[Source records]
※

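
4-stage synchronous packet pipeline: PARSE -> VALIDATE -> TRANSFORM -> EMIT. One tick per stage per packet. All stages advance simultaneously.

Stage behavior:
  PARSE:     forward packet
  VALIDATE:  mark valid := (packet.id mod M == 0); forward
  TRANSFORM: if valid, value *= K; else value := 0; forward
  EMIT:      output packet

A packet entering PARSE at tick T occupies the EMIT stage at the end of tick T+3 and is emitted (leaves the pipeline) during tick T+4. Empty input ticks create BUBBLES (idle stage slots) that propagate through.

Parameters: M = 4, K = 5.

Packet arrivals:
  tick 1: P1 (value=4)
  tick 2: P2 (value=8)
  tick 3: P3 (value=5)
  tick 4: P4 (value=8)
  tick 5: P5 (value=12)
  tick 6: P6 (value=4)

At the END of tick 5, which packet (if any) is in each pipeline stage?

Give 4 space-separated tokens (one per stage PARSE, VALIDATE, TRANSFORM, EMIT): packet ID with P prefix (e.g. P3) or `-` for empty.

Tick 1: [PARSE:P1(v=4,ok=F), VALIDATE:-, TRANSFORM:-, EMIT:-] out:-; in:P1
Tick 2: [PARSE:P2(v=8,ok=F), VALIDATE:P1(v=4,ok=F), TRANSFORM:-, EMIT:-] out:-; in:P2
Tick 3: [PARSE:P3(v=5,ok=F), VALIDATE:P2(v=8,ok=F), TRANSFORM:P1(v=0,ok=F), EMIT:-] out:-; in:P3
Tick 4: [PARSE:P4(v=8,ok=F), VALIDATE:P3(v=5,ok=F), TRANSFORM:P2(v=0,ok=F), EMIT:P1(v=0,ok=F)] out:-; in:P4
Tick 5: [PARSE:P5(v=12,ok=F), VALIDATE:P4(v=8,ok=T), TRANSFORM:P3(v=0,ok=F), EMIT:P2(v=0,ok=F)] out:P1(v=0); in:P5
At end of tick 5: ['P5', 'P4', 'P3', 'P2']

Answer: P5 P4 P3 P2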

※

_Task requirements:_
Identify every line above that includes the word "value", and show those lines.

_Response box:_
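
  TRANSFORM: if valid, value *= K; else value := 0; forward
  tick 1: P1 (value=4)
  tick 2: P2 (value=8)
  tick 3: P3 (value=5)
  tick 4: P4 (value=8)
  tick 5: P5 (value=12)
  tick 6: P6 (value=4)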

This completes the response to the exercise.